Task description
Each line in the entries below that holds the string "inversely" must be copied.
<<<<
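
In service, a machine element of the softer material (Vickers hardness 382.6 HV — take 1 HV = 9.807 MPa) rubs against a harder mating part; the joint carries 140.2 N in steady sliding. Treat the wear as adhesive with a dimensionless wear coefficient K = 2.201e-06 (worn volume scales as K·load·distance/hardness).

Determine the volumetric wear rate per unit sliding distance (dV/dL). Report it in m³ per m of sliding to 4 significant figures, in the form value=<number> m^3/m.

value=8.224e-14 m^3/m

The computation keeps full float precision; intermediates appear rounded; a lone final rounding: four significant digits.
Hardness H = 382.6 HV × 9.807 MPa/HV = 3752 MPa = 3.752e+09 Pa.
In SI base units: W = 140.2 N, H = 3.752e+09 Pa, K = 2.201e-06.
The wear rate dV/dL = K·W/H — distance-free: 2.201e-06 · 140.2 / 3.752e+09 = 8.224e-14 m³/m.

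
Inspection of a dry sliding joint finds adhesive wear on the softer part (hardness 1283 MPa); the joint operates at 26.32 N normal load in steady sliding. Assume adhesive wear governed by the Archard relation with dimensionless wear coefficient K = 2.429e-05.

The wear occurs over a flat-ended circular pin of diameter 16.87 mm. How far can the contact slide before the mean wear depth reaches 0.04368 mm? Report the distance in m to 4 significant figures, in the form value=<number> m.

value=1.959e+04 m

All arithmetic keeps full precision. The intermediates are shown rounded. Rounded just once, at 4 significant digits.
Convert: Hardness H = 1283 MPa = 1.283e+09 Pa.
Convert: Pin diameter d = 16.87 mm = 0.01687 m. Contact area A = π·d²/4 = π·(0.01687 m)²/4 = 2.235e-04 m².
Convert: Depth limit h_lim = 0.04368 mm = 4.368e-05 m.
SI base units throughout: W = 26.32 N, H = 1.283e+09 Pa, K = 2.429e-05.
At the depth limit, V_lim = h_lim·A = 4.368e-05 · 2.235e-04 = 9.763e-09 m³.
Life L = V_lim·H/(K·W) = 9.763e-09 · 1.283e+09 / (2.429e-05 · 26.32) = 1.959e+04 m.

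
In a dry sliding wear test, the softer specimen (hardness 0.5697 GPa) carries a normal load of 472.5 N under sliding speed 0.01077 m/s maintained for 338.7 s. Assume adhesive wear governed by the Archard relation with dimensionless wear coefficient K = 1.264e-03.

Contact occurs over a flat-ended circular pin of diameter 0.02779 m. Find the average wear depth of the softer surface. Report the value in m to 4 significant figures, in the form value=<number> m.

value=6.305e-06 m

All working math carries exact precision. Intermediates are shown rounded, and rounded just once to four significant digits.
Convert: Path length L = v·t = 0.01077 m/s × 338.7 s = 3.648 m.
Convert: Hardness H = 0.5697 GPa = 5.697e+08 Pa.
Convert: Contact area A = π·d²/4 = π·(0.02779 m)²/4 = 6.066e-04 m².
Expressed in SI base units: W = 472.5 N, H = 5.697e+08 Pa, K = 1.264e-03.
Wear volume V = K·W·L/H = 1.264e-03 · 472.5 · 3.648 / 5.697e+08 = 3.824e-09 m³.
Depth of wear h = V/A = 3.824e-09 / 6.066e-04 = 6.305e-06 m.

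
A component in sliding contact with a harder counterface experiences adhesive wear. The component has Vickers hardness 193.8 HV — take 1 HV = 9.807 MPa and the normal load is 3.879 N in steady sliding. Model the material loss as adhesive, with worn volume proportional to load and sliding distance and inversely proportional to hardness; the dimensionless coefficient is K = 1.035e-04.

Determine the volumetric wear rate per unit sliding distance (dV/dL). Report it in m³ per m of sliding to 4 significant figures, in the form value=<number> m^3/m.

Intermediates are displayed rounded — all working math runs at exact precision, and rounded just once, at four significant figures.
Convert: Hardness H = 193.8 HV × 9.807 MPa/HV = 1901 MPa = 1.901e+09 Pa.
In SI base units, W = 3.879 N, H = 1.901e+09 Pa, K = 1.035e-04.
Wear rate dV/dL = K·W/H: 1.035e-04 · 3.879 / 1.901e+09 = 2.112e-13 m³/m.

value=2.112e-13 m^3/m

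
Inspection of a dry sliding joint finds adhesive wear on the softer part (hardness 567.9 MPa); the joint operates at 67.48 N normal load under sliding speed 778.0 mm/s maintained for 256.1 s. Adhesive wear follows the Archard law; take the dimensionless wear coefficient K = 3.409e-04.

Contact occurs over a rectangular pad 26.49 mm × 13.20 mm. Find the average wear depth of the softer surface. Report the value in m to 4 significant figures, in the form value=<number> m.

value=2.308e-05 m

Each operation holds full precision, and the intermediates are printed rounded. Rounded once at the end: four significant digits.
Sliding speed v = 778.0 mm/s = 0.7780 m/s. Sliding distance L = v·t = 0.7780 m/s × 256.1 s = 199.2 m.
Hardness H = 567.9 MPa = 5.679e+08 Pa.
Pad sides 26.49 mm × 13.20 mm = 0.02649 m × 0.01320 m. Contact area A = 0.02649 m × 0.01320 m = 3.497e-04 m².
In SI base units, W = 67.48 N, H = 5.679e+08 Pa, K = 3.409e-04.
Archard relation: V = K·W·L/H = 3.409e-04 · 67.48 · 199.2 / 5.679e+08 = 8.071e-09 m³.
Mean depth h = V/A = 8.071e-09 / 3.497e-04 = 2.308e-05 m.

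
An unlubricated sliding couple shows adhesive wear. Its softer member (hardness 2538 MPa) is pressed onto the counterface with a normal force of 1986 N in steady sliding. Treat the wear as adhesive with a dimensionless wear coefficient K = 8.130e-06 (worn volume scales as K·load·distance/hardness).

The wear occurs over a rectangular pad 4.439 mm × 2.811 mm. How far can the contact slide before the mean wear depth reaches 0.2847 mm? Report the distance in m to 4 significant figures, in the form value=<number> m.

All working math carries full float precision; the intermediates are shown rounded — a lone final rounding: four significant digits.
Convert: Hardness H = 2538 MPa = 2.538e+09 Pa.
Convert: Pad sides 4.439 mm × 2.811 mm = 0.004439 m × 0.002811 m. Contact area A = 0.004439 m × 0.002811 m = 1.248e-05 m².
Convert: Depth limit h_lim = 0.2847 mm = 2.847e-04 m.
Expressed in SI base units: W = 1986 N, H = 2.538e+09 Pa, K = 8.130e-06.
Limit volume V_lim = h_lim·A = 2.847e-04 · 1.248e-05 = 3.552e-09 m³.
So the life L = V_lim·H/(K·W) = 3.552e-09 · 2.538e+09 / (8.130e-06 · 1986) = 558.4 m.

value=558.4 m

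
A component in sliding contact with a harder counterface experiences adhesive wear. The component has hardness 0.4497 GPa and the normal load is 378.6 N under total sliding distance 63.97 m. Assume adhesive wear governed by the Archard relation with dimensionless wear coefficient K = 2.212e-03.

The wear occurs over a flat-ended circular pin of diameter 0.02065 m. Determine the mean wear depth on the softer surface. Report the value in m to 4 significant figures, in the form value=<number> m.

value=3.557e-04 m

Intermediates are displayed rounded; all working math carries full float precision, and one final rounding, at four significant figures.
Convert: Hardness H = 0.4497 GPa = 4.497e+08 Pa.
Convert: Contact area A = π·d²/4 = π·(0.02065 m)²/4 = 3.349e-04 m².
Restated in SI base units: W = 378.6 N, H = 4.497e+08 Pa, K = 2.212e-03.
Wear volume V = K·W·L/H = 2.212e-03 · 378.6 · 63.97 / 4.497e+08 = 1.191e-07 m³.
Depth h = V/A = 1.191e-07 / 3.349e-04 = 3.557e-04 m.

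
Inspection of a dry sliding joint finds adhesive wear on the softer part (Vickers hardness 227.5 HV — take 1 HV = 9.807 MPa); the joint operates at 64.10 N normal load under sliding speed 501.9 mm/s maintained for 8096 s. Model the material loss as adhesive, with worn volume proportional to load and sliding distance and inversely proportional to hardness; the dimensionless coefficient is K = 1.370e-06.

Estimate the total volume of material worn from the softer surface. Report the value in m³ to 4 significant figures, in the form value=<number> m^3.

value=1.599e-10 m^3

All arithmetic carries exact precision — intermediates are shown rounded, and a lone final rounding, at four significant digits.
Convert: Sliding speed v = 501.9 mm/s = 0.5019 m/s. Distance covered L = v·t = 0.5019 m/s × 8096 s = 4063 m.
Convert: Hardness H = 227.5 HV × 9.807 MPa/HV = 2231 MPa = 2.231e+09 Pa.
Working in SI base units: W = 64.10 N, H = 2.231e+09 Pa, K = 1.370e-06.
The Archard volume V = K·W·L/H = 1.370e-06 · 64.10 · 4063 / 2.231e+09 = 1.599e-10 m³.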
>>>>
Your solution
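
A component in sliding contact with a harder counterface experiences adhesive wear. The component has Vickers hardness 193.8 HV — take 1 HV = 9.807 MPa and the normal load is 3.879 N in steady sliding. Model the material loss as adhesive, with worn volume proportional to load and sliding distance and inversely proportional to hardness; the dimensionless coefficient is K = 1.035e-04.
Inspection of a dry sliding joint finds adhesive wear on the softer part (Vickers hardness 227.5 HV — take 1 HV = 9.807 MPa); the joint operates at 64.10 N normal load under sliding speed 501.9 mm/s maintained for 8096 s. Model the material loss as adhesive, with worn volume proportional to load and sliding distance and inversely proportional to hardness; the dimensionless coefficient is K = 1.370e-06.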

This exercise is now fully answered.